**Task item**
From the first line of the entries below to the line with "Answer: -1/2784 ≈ -0.00035920", give each line again exactly.

**Exercise material**
━━━

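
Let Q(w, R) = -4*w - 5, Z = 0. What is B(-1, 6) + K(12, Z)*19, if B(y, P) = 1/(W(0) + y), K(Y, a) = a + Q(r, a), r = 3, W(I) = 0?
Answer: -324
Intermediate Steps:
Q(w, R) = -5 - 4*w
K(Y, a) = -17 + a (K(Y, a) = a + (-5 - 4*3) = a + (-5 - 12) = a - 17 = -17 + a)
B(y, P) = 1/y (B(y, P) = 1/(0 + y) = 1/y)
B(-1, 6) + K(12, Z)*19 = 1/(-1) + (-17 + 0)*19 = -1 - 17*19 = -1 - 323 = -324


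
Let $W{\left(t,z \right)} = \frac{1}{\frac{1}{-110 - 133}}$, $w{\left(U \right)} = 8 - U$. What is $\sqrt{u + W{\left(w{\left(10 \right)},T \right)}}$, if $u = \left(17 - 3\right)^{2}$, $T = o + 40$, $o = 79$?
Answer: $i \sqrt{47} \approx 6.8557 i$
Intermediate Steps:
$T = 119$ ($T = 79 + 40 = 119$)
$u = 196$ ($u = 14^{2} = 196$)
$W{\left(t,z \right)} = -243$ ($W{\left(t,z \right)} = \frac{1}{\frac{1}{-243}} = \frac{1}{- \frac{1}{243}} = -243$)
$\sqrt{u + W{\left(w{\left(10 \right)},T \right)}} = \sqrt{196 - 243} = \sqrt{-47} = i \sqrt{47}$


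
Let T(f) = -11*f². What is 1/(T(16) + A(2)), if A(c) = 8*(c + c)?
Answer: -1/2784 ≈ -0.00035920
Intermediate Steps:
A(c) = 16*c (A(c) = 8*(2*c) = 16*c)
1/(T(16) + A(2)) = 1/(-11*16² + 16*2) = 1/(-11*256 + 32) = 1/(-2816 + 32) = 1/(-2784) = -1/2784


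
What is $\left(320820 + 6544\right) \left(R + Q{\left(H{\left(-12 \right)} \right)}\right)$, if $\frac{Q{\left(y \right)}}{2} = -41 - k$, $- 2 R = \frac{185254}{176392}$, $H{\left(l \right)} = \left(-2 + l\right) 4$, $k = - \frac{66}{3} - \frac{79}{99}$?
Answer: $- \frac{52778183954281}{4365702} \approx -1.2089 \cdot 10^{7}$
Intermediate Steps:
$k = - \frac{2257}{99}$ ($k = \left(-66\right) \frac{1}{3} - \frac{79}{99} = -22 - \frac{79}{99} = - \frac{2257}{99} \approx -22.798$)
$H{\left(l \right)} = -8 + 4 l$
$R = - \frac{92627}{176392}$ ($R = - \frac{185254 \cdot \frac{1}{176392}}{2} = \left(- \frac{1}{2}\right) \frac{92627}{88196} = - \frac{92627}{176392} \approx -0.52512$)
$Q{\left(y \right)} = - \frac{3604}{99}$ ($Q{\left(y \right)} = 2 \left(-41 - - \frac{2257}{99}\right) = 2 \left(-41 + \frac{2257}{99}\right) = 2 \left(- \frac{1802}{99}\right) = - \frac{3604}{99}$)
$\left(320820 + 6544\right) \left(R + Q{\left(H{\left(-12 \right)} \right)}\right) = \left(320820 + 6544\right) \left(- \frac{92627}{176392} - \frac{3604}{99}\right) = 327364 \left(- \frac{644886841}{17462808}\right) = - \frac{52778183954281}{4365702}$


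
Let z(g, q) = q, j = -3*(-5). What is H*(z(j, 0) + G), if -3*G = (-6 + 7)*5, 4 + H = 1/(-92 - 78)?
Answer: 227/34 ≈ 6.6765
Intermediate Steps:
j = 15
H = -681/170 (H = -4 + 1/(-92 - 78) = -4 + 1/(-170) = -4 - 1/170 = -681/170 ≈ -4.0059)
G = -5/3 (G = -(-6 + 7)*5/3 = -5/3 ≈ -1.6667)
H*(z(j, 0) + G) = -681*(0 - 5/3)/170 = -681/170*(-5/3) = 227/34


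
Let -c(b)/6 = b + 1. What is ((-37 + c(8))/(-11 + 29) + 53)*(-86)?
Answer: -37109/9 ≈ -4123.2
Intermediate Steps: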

━━━

**Answer space**
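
Let Q(w, R) = -4*w - 5, Z = 0. What is B(-1, 6) + K(12, Z)*19, if B(y, P) = 1/(W(0) + y), K(Y, a) = a + Q(r, a), r = 3, W(I) = 0?
Answer: -324
Intermediate Steps:
Q(w, R) = -5 - 4*w
K(Y, a) = -17 + a (K(Y, a) = a + (-5 - 4*3) = a + (-5 - 12) = a - 17 = -17 + a)
B(y, P) = 1/y (B(y, P) = 1/(0 + y) = 1/y)
B(-1, 6) + K(12, Z)*19 = 1/(-1) + (-17 + 0)*19 = -1 - 17*19 = -1 - 323 = -324


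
Let $W{\left(t,z \right)} = \frac{1}{\frac{1}{-110 - 133}}$, $w{\left(U \right)} = 8 - U$. What is $\sqrt{u + W{\left(w{\left(10 \right)},T \right)}}$, if $u = \left(17 - 3\right)^{2}$, $T = o + 40$, $o = 79$?
Answer: $i \sqrt{47} \approx 6.8557 i$
Intermediate Steps:
$T = 119$ ($T = 79 + 40 = 119$)
$u = 196$ ($u = 14^{2} = 196$)
$W{\left(t,z \right)} = -243$ ($W{\left(t,z \right)} = \frac{1}{\frac{1}{-243}} = \frac{1}{- \frac{1}{243}} = -243$)
$\sqrt{u + W{\left(w{\left(10 \right)},T \right)}} = \sqrt{196 - 243} = \sqrt{-47} = i \sqrt{47}$


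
Let T(f) = -11*f². What is 1/(T(16) + A(2)), if A(c) = 8*(c + c)?
Answer: -1/2784 ≈ -0.00035920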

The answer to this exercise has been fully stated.